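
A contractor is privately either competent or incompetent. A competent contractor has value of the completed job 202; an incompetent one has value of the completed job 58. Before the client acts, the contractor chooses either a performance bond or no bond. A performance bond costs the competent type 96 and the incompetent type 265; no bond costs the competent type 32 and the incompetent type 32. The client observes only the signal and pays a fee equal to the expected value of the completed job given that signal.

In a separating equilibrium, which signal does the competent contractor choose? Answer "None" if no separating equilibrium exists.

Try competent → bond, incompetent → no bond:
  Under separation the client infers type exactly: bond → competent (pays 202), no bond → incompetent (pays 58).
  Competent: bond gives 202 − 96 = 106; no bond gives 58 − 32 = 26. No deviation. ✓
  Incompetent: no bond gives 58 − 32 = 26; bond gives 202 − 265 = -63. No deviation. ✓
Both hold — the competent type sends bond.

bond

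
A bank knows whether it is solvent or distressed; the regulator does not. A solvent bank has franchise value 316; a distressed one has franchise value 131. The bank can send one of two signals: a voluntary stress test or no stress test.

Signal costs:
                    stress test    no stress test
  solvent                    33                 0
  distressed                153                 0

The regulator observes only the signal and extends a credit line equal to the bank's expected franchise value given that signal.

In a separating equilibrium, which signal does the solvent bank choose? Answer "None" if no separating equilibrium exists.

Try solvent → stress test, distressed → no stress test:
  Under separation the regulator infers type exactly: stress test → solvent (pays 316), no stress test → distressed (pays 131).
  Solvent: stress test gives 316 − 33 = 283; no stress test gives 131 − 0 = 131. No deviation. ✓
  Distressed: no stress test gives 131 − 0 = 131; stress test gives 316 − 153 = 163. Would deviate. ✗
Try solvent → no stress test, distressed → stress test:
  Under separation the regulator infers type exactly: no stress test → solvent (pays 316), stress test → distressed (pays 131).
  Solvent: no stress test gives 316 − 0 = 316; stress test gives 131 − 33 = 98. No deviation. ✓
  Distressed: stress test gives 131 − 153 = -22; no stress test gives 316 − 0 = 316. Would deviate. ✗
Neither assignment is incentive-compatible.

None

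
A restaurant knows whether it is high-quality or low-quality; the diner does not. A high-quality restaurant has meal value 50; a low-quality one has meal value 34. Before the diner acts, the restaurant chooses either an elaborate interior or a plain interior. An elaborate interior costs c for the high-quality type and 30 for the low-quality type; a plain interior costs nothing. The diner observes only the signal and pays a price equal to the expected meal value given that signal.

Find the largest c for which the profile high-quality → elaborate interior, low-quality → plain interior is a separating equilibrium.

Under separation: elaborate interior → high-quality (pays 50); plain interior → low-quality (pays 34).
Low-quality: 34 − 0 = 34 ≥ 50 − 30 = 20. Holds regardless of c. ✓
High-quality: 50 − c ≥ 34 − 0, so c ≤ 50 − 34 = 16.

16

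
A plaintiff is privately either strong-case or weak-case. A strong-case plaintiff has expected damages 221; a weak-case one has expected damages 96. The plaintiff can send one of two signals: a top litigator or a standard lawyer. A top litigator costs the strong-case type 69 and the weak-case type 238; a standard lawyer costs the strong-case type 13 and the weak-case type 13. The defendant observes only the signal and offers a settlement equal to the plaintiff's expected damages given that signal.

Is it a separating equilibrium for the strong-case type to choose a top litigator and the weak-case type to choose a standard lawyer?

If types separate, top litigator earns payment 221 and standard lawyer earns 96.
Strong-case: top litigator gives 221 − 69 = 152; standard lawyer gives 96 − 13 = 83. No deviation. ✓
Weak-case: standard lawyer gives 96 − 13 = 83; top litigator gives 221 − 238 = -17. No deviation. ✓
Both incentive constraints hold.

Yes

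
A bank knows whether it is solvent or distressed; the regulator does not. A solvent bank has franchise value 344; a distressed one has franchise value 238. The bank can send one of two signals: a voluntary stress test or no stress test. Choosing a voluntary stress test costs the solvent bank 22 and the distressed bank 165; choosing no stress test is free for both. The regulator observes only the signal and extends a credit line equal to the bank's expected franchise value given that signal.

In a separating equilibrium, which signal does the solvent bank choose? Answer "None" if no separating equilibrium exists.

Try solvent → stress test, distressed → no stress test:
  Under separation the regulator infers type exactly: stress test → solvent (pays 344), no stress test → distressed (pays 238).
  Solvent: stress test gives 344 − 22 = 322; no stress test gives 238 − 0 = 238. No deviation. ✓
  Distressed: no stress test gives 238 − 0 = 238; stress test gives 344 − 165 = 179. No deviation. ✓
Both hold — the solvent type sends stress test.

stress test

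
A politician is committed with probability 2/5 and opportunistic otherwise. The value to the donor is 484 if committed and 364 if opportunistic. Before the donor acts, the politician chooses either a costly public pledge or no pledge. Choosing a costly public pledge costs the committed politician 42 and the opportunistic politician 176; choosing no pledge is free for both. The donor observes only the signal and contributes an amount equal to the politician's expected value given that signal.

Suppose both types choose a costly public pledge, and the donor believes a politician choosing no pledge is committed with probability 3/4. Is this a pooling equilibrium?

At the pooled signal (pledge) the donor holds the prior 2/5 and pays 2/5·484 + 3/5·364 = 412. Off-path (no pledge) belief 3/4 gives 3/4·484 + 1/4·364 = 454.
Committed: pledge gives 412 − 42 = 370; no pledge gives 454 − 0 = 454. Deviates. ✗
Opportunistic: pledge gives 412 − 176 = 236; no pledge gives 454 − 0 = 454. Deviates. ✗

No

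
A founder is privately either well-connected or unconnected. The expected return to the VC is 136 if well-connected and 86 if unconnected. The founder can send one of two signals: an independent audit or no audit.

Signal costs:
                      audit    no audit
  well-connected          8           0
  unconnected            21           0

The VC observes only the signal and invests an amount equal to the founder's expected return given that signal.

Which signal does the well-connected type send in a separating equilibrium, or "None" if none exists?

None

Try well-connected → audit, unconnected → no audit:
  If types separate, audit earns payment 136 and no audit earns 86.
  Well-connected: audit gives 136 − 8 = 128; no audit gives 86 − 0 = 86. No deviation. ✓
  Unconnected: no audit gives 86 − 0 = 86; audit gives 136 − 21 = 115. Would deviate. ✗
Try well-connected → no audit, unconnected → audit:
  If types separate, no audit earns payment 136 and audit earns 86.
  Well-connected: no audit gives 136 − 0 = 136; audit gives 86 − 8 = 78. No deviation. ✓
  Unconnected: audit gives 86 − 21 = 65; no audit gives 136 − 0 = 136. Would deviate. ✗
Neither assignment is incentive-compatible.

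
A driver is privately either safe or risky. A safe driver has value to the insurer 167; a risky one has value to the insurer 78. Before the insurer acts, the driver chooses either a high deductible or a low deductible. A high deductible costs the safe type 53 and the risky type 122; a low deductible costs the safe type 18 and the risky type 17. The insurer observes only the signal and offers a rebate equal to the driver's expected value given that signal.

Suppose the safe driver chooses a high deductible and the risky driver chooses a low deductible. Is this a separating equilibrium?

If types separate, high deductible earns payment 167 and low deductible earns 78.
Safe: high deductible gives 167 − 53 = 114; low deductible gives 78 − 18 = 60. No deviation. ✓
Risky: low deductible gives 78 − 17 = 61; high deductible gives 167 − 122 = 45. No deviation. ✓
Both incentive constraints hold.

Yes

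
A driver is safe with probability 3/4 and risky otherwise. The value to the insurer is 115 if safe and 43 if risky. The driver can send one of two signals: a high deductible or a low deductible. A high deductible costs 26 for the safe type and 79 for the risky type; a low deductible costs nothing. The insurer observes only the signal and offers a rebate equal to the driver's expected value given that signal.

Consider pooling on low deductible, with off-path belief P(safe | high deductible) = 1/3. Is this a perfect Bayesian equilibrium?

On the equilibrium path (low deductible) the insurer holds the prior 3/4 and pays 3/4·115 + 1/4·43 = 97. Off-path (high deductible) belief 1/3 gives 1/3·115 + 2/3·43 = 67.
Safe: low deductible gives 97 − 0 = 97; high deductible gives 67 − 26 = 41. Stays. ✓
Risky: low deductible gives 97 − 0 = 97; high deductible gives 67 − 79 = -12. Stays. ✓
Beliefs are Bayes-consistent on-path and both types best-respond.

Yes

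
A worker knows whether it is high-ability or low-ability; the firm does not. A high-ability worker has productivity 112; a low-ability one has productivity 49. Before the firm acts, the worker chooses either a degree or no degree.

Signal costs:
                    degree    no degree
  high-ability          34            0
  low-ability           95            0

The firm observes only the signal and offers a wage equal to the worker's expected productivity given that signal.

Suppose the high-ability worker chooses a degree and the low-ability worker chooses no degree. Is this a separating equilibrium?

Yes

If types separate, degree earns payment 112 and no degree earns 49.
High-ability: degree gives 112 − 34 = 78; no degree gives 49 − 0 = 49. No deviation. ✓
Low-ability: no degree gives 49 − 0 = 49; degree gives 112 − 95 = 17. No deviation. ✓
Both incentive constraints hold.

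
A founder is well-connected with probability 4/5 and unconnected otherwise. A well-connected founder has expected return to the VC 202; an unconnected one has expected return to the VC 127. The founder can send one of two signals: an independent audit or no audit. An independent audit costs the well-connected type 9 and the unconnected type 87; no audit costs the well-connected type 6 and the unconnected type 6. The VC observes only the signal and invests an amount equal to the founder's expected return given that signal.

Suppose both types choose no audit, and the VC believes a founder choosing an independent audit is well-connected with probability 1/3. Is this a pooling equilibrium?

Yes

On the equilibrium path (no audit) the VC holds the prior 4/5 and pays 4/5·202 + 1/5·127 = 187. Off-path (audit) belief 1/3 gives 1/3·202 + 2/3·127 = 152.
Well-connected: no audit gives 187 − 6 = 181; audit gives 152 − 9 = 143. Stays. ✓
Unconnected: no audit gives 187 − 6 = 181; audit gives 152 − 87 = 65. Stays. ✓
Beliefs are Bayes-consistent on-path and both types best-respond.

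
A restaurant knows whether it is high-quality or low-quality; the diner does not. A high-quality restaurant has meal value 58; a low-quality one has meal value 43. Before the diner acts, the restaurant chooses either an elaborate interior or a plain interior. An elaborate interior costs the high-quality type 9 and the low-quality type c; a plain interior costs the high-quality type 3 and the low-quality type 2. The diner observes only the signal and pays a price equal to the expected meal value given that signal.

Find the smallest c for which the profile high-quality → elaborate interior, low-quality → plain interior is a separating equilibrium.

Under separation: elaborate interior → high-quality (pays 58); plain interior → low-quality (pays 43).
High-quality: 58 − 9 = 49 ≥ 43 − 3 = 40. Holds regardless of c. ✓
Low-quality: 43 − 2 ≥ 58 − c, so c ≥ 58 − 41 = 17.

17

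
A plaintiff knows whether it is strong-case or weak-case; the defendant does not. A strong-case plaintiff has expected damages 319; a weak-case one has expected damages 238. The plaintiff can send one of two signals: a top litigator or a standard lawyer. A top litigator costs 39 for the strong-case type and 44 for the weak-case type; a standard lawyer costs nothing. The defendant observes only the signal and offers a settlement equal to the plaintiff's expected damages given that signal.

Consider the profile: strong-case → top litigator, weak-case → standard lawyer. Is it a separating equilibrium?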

**Task statement**:
Show every line from the entries above in which the word "firm" appears.

**Answer to this exercise**:
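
A worker knows whether it is high-ability or low-ability; the firm does not. A high-ability worker has productivity 112; a low-ability one has productivity 49. Before the firm acts, the worker chooses either a degree or no degree.
The firm observes only the signal and offers a wage equal to the worker's expected productivity given that signal.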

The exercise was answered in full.